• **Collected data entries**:
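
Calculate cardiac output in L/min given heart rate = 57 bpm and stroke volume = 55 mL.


CO = HR * SV
CO = 57 * 55 / 1000
CO = 3.135 L/min


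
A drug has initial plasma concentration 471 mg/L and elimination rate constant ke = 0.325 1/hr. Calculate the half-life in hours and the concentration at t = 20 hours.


t_half = ln(2) / ke = 0.693147 / 0.325 = 2.133 hr
C(t) = C0 * exp(-ke*t) = 471 * exp(-0.325*20)
C(20) = 0.7081 mg/L


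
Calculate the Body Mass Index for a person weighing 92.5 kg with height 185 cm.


BMI = weight / height^2
height = 185 cm = 1.85 m
BMI = 92.5 / 1.85^2
BMI = 27.03 kg/m^2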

• **Exercise**:
Your task is to repeat the data exactly, with nothing left out.

• **Solution to this task**:
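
Calculate cardiac output in L/min given heart rate = 57 bpm and stroke volume = 55 mL.


CO = HR * SV
CO = 57 * 55 / 1000
CO = 3.135 L/min


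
A drug has initial plasma concentration 471 mg/L and elimination rate constant ke = 0.325 1/hr. Calculate the half-life in hours and the concentration at t = 20 hours.


t_half = ln(2) / ke = 0.693147 / 0.325 = 2.133 hr
C(t) = C0 * exp(-ke*t) = 471 * exp(-0.325*20)
C(20) = 0.7081 mg/L


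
Calculate the Body Mass Index for a person weighing 92.5 kg with height 185 cm.


BMI = weight / height^2
height = 185 cm = 1.85 m
BMI = 92.5 / 1.85^2
BMI = 27.03 kg/m^2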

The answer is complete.